Task instructions ▸ Each record is to be printed exactly as given, down to the last mark.

Saved data entries
___
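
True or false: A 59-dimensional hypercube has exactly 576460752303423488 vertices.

True. The 59-cube has 2^59 = 576460752303423488 vertices.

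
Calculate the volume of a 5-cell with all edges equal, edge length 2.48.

V = (2.48^4 / 4!) · √((4+1) / 2^4) ≈ 0.88109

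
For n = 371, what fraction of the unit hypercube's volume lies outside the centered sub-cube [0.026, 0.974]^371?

1 - (1 - 2·0.026)^371 = 1 - 0.948^371 ≈ 0.9999999975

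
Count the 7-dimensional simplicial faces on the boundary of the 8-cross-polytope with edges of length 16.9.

Each 7-face is the convex hull of 8 vertices, one chosen as ±e_i from each of 8 distinct axes: 2^8·C(8,8) = 256.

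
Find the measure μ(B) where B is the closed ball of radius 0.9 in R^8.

The n-ball volume is π^(n/2)·r^n/Γ(n/2+1). With n=8, r=0.9: V ≈ 1.74714.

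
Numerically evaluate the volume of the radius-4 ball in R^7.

The n-ball volume is π^(n/2)·r^n/Γ(n/2+1). With n=7, r=4: V = 262144·π^3/105 ≈ 77410.6.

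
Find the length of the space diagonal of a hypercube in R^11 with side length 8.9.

The space diagonal of an n-cube of side s is s√n. Here 8.9·√11 ≈ 29.518.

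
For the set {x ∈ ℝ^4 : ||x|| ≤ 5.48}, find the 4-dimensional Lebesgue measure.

The n-ball volume is π^(n/2)·r^n/Γ(n/2+1). With n=4, r=5.48: V ≈ 4450.33.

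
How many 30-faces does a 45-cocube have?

f_30(45-orthoplex) = 2^31 · (45 choose 31) = 358353463146530734080.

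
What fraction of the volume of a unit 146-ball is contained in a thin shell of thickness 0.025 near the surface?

Shell fraction = 1 - (1-0.025)^146 ≈ 0.975187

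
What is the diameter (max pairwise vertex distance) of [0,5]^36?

Diagonal = √36 · 5 = 30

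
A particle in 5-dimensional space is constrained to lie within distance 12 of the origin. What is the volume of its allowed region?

The n-ball volume is π^(n/2)·r^n/Γ(n/2+1). With n=5, r=12: V = 663552·π^2/5 ≈ 1.3098e+06.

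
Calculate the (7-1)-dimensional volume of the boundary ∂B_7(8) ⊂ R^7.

S = n·V_n(r)/r = 7·V_7(8)/8 (volume-to-surface relation), giving 4194304·π^3/15 ≈ 8.66998e+06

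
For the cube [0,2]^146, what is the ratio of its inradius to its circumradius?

Ratio = (s/2)/(s√146/2) = 146^(-1/2) ≈ 0.0827606.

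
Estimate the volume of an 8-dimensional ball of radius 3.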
___
Task response ▸
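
True or false: A 59-dimensional hypercube has exactly 576460752303423488 vertices.

True. The 59-cube has 2^59 = 576460752303423488 vertices.

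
Calculate the volume of a 5-cell with all edges equal, edge length 2.48.

V = (2.48^4 / 4!) · √((4+1) / 2^4) ≈ 0.88109

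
For n = 371, what fraction of the unit hypercube's volume lies outside the centered sub-cube [0.026, 0.974]^371?

1 - (1 - 2·0.026)^371 = 1 - 0.948^371 ≈ 0.9999999975

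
Count the 7-dimensional simplicial faces on the boundary of the 8-cross-polytope with edges of length 16.9.

Each 7-face is the convex hull of 8 vertices, one chosen as ±e_i from each of 8 distinct axes: 2^8·C(8,8) = 256.

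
Find the measure μ(B) where B is the closed ball of radius 0.9 in R^8.

The n-ball volume is π^(n/2)·r^n/Γ(n/2+1). With n=8, r=0.9: V ≈ 1.74714.

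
Numerically evaluate the volume of the radius-4 ball in R^7.

The n-ball volume is π^(n/2)·r^n/Γ(n/2+1). With n=7, r=4: V = 262144·π^3/105 ≈ 77410.6.

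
Find the length of the space diagonal of a hypercube in R^11 with side length 8.9.

The space diagonal of an n-cube of side s is s√n. Here 8.9·√11 ≈ 29.518.

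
For the set {x ∈ ℝ^4 : ||x|| ≤ 5.48}, find the 4-dimensional Lebesgue measure.

The n-ball volume is π^(n/2)·r^n/Γ(n/2+1). With n=4, r=5.48: V ≈ 4450.33.

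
How many 30-faces does a 45-cocube have?

f_30(45-orthoplex) = 2^31 · (45 choose 31) = 358353463146530734080.

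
What fraction of the volume of a unit 146-ball is contained in a thin shell of thickness 0.025 near the surface?

Shell fraction = 1 - (1-0.025)^146 ≈ 0.975187

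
What is the diameter (max pairwise vertex distance) of [0,5]^36?

Diagonal = √36 · 5 = 30

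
A particle in 5-dimensional space is constrained to lie within distance 12 of the origin. What is the volume of its allowed region?

The n-ball volume is π^(n/2)·r^n/Γ(n/2+1). With n=5, r=12: V = 663552·π^2/5 ≈ 1.3098e+06.

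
Calculate the (7-1)-dimensional volume of the boundary ∂B_7(8) ⊂ R^7.

S = n·V_n(r)/r = 7·V_7(8)/8 (volume-to-surface relation), giving 4194304·π^3/15 ≈ 8.66998e+06

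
For the cube [0,2]^146, what is the ratio of its inradius to its circumradius?

Ratio = (s/2)/(s√146/2) = 146^(-1/2) ≈ 0.0827606.

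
Estimate the volume of an 8-dimensional ball of radius 3.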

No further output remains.